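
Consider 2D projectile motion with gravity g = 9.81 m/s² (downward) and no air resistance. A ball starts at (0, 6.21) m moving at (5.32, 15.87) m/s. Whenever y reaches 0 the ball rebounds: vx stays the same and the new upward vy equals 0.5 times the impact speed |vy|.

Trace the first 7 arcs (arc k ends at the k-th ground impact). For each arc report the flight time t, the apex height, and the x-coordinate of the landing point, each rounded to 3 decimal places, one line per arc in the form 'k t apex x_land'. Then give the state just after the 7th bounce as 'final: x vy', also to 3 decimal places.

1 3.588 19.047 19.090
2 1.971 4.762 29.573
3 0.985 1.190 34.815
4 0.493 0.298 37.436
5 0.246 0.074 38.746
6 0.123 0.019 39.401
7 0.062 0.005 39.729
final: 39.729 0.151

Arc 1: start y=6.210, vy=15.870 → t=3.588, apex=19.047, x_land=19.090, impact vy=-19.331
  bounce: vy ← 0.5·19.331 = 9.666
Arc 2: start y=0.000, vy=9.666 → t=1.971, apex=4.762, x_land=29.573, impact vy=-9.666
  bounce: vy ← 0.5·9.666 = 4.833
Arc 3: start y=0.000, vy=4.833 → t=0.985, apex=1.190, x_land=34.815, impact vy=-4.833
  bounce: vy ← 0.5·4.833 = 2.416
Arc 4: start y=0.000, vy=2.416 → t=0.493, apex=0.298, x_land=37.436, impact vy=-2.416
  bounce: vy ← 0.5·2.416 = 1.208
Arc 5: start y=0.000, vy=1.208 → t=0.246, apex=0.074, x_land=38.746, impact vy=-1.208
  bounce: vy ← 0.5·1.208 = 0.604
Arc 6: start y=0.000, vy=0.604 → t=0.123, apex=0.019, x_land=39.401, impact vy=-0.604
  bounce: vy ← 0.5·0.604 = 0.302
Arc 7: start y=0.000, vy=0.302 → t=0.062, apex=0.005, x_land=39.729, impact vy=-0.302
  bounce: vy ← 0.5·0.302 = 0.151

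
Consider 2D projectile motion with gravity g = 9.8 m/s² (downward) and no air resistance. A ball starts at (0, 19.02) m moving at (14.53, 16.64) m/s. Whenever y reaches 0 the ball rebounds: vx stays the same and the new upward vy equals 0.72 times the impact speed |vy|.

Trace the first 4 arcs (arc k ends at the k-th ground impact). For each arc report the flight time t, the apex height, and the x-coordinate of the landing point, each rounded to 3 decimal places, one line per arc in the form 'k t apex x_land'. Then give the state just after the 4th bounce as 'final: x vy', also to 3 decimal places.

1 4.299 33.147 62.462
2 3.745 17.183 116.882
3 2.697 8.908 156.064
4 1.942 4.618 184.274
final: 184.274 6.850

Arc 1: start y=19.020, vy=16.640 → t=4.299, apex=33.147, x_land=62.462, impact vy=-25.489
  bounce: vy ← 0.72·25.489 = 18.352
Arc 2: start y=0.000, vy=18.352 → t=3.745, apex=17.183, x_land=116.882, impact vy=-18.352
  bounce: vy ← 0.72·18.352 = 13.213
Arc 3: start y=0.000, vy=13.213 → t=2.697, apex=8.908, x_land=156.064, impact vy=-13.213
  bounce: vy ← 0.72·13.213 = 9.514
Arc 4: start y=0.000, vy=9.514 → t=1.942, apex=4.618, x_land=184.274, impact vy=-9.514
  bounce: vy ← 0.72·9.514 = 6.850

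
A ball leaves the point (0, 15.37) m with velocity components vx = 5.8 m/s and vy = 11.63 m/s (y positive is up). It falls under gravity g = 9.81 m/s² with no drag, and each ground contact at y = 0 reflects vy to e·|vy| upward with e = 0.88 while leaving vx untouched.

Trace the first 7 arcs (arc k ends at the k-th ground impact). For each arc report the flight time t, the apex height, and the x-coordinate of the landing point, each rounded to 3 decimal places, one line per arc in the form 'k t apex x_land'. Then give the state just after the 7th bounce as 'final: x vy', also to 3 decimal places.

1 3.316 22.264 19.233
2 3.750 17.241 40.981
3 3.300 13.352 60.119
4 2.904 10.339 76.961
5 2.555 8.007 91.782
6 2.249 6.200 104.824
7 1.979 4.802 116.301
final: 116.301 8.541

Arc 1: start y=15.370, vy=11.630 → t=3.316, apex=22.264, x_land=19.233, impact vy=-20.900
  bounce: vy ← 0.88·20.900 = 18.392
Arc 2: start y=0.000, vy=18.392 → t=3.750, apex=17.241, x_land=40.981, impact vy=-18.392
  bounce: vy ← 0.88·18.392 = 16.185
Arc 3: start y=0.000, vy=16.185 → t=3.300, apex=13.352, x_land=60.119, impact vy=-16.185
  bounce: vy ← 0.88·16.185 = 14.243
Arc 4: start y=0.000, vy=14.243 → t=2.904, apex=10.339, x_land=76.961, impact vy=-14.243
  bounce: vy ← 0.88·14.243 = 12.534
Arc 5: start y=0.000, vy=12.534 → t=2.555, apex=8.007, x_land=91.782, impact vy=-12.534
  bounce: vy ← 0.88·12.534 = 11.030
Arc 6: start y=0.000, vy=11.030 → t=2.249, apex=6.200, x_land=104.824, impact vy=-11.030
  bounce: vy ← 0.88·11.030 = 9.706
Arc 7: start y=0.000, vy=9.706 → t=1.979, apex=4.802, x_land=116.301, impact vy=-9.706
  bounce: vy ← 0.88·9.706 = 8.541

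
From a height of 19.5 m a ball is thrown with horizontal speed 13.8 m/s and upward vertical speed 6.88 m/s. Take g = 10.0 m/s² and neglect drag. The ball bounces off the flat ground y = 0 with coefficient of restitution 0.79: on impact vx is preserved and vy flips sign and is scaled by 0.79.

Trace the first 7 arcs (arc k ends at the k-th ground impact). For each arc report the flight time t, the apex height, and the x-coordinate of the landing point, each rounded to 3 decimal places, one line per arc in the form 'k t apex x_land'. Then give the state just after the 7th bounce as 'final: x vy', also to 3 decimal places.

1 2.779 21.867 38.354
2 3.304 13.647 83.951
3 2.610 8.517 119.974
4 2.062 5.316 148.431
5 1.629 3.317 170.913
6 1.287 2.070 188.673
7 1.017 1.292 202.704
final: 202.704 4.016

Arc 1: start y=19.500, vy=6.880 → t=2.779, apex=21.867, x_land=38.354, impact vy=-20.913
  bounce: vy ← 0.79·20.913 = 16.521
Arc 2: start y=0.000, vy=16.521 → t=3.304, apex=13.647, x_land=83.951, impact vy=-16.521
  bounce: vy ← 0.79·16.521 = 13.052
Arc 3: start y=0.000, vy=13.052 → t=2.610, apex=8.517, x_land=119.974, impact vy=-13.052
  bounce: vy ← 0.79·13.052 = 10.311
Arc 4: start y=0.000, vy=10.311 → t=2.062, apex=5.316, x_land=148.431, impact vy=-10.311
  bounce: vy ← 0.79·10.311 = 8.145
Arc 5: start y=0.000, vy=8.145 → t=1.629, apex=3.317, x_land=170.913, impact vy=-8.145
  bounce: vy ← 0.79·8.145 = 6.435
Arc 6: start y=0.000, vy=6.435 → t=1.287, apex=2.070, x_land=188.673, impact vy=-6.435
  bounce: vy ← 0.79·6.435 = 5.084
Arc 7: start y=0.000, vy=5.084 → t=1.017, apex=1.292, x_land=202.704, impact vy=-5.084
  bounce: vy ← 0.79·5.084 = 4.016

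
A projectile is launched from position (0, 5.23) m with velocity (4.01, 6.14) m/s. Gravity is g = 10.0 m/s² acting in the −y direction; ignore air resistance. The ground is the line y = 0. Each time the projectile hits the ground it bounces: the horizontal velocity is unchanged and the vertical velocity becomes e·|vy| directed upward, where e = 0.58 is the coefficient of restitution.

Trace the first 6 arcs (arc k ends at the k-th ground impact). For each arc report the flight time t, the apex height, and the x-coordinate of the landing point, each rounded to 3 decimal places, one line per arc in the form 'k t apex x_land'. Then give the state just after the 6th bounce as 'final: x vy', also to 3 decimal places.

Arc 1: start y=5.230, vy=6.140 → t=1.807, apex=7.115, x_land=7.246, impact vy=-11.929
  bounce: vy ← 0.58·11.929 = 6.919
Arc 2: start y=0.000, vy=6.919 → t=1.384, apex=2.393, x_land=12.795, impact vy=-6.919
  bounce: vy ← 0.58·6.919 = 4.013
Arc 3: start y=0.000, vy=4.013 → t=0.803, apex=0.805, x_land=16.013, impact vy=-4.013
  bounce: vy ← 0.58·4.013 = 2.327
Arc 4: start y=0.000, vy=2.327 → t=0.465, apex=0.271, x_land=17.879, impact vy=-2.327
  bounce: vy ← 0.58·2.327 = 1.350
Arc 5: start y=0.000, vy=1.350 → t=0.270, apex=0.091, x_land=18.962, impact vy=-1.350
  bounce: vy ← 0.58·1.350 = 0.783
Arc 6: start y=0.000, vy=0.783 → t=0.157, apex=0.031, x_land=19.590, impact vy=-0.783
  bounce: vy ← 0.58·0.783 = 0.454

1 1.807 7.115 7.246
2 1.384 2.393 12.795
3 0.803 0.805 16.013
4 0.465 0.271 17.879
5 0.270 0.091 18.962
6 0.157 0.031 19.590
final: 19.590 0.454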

==

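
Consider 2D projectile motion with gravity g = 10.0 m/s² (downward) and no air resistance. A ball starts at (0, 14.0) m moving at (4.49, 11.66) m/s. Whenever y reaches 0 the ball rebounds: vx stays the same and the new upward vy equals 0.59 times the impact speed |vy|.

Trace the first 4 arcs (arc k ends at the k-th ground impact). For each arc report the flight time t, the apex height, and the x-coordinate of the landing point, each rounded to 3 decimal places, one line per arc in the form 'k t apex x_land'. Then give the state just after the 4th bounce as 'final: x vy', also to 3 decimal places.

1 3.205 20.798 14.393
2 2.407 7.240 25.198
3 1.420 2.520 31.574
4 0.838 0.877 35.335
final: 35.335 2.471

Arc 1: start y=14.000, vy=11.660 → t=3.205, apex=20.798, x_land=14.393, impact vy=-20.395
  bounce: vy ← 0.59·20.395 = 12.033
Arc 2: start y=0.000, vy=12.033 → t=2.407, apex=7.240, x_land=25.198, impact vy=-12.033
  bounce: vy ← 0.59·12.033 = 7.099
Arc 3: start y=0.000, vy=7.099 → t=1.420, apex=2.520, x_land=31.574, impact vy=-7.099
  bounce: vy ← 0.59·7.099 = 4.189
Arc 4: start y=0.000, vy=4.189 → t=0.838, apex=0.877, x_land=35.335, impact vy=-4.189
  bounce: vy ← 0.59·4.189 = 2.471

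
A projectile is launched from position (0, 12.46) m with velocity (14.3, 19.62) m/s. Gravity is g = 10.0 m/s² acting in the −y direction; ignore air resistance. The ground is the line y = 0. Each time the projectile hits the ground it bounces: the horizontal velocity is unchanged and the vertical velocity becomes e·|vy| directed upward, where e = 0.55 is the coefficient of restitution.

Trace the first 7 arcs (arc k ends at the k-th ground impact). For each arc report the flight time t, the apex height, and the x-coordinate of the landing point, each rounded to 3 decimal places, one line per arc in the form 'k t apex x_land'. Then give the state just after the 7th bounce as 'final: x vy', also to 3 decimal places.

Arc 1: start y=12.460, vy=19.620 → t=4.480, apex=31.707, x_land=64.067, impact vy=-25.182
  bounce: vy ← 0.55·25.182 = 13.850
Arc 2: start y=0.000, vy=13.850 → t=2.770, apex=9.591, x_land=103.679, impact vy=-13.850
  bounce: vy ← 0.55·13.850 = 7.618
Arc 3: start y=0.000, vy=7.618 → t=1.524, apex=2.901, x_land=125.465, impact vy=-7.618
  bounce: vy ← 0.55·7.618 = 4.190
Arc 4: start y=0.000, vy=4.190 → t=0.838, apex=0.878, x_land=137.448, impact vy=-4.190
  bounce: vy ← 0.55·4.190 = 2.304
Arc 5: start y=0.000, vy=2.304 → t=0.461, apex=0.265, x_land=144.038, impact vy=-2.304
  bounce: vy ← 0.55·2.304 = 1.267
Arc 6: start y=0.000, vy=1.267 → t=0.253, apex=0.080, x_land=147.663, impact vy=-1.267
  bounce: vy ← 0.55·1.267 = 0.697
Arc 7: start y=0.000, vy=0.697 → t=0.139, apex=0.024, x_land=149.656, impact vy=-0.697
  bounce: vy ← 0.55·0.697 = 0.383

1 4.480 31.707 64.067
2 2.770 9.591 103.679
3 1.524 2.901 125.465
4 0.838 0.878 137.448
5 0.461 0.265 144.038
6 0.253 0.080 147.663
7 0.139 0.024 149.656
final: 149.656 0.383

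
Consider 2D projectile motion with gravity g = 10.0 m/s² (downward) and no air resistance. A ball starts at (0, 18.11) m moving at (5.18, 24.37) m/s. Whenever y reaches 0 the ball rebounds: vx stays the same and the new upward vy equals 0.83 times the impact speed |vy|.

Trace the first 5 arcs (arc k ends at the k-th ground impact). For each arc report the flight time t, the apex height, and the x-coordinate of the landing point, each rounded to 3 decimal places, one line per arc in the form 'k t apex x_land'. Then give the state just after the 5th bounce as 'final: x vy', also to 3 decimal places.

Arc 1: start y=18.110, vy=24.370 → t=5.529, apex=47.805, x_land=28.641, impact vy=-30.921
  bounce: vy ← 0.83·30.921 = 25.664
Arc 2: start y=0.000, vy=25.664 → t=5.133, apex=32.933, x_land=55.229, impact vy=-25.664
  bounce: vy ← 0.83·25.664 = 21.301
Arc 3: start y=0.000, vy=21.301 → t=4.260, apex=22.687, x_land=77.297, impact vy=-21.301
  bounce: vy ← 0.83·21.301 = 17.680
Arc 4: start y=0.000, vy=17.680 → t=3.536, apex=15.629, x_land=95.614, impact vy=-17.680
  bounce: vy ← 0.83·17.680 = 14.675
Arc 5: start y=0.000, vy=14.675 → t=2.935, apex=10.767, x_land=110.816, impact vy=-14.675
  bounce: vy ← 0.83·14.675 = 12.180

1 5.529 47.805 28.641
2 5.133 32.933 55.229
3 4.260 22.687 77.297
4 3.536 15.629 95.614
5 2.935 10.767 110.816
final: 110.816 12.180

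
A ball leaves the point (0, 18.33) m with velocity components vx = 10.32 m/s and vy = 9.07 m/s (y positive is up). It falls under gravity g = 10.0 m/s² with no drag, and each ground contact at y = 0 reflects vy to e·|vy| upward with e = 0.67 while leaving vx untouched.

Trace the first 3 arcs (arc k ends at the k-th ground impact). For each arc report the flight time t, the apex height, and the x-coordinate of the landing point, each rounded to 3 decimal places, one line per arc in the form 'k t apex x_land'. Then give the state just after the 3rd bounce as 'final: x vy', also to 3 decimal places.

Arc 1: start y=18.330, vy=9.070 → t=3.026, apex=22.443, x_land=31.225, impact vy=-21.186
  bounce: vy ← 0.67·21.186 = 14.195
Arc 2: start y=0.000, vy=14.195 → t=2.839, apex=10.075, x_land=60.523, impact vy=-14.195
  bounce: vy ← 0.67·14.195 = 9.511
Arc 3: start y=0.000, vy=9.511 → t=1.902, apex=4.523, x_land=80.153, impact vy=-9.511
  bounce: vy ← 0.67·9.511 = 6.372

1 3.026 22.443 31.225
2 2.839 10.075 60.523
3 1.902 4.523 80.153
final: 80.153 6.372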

To do: Scanning the data above, copy out every line where "leaves" is found.

Your solution:
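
A ball leaves the point (0, 15.37) m with velocity components vx = 5.8 m/s and vy = 11.63 m/s (y positive is up). It falls under gravity g = 9.81 m/s² with no drag, and each ground contact at y = 0 reflects vy to e·|vy| upward with e = 0.88 while leaving vx untouched.
A ball leaves the point (0, 18.33) m with velocity components vx = 10.32 m/s and vy = 9.07 m/s (y positive is up). It falls under gravity g = 10.0 m/s² with no drag, and each ground contact at y = 0 reflects vy to e·|vy| upward with e = 0.67 while leaving vx untouched.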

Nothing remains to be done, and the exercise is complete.